• **TASK DESCRIPTION**:
Lines from the entries below that hold "polynomials" form the answer; copy all of them.

#### SUPPLIED RECORDS ####

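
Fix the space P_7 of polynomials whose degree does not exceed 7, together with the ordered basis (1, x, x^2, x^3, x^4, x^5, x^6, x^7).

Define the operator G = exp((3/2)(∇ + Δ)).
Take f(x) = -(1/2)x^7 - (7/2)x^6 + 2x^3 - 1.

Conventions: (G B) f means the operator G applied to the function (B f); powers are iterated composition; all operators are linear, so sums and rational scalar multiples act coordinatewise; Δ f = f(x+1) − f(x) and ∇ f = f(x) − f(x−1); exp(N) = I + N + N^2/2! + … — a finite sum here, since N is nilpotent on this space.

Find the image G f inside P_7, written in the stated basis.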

####
#### SUPPLIED RECORDS ####

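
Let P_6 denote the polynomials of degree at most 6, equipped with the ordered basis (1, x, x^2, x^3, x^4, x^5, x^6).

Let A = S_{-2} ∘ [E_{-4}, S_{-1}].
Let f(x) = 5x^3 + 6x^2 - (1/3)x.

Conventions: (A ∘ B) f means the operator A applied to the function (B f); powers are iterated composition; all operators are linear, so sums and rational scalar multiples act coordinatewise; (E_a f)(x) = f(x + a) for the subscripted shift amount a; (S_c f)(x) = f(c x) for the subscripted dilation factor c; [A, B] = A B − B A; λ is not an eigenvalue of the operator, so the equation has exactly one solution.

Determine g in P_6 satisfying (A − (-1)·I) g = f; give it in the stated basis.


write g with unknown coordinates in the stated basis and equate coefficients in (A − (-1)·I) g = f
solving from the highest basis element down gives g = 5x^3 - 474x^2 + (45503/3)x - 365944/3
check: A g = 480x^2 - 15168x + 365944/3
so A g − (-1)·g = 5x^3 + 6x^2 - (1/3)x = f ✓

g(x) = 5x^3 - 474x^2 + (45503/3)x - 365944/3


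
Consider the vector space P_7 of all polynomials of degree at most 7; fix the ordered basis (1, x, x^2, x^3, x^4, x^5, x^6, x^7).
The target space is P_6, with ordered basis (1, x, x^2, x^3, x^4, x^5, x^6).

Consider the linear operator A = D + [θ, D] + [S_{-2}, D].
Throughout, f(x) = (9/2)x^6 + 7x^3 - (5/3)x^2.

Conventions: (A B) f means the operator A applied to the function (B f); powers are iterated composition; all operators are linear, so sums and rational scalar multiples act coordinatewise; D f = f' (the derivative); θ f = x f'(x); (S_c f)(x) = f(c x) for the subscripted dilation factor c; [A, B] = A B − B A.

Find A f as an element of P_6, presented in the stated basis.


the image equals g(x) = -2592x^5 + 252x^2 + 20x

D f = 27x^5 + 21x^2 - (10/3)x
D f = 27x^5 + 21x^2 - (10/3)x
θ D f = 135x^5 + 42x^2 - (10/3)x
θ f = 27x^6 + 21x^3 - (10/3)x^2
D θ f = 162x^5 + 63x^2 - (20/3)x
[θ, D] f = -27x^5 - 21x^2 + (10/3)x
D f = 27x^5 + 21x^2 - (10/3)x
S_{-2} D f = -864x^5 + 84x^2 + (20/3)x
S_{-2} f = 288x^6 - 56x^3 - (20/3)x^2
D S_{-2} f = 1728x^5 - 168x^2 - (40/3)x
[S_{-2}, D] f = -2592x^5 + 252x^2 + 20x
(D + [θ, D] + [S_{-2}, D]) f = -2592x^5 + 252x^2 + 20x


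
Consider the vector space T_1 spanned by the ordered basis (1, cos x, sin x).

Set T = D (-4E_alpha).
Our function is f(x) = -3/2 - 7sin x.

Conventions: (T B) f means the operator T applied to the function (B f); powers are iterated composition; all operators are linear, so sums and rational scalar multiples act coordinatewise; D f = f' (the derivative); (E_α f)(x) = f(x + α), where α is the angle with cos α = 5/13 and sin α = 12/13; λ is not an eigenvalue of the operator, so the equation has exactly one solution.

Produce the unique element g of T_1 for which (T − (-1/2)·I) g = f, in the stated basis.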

####

• **COMPLETED TASK**:
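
Fix the space P_7 of polynomials whose degree does not exceed 7, together with the ordered basis (1, x, x^2, x^3, x^4, x^5, x^6, x^7).
Let P_6 denote the polynomials of degree at most 6, equipped with the ordered basis (1, x, x^2, x^3, x^4, x^5, x^6).
Consider the vector space P_7 of all polynomials of degree at most 7; fix the ordered basis (1, x, x^2, x^3, x^4, x^5, x^6, x^7).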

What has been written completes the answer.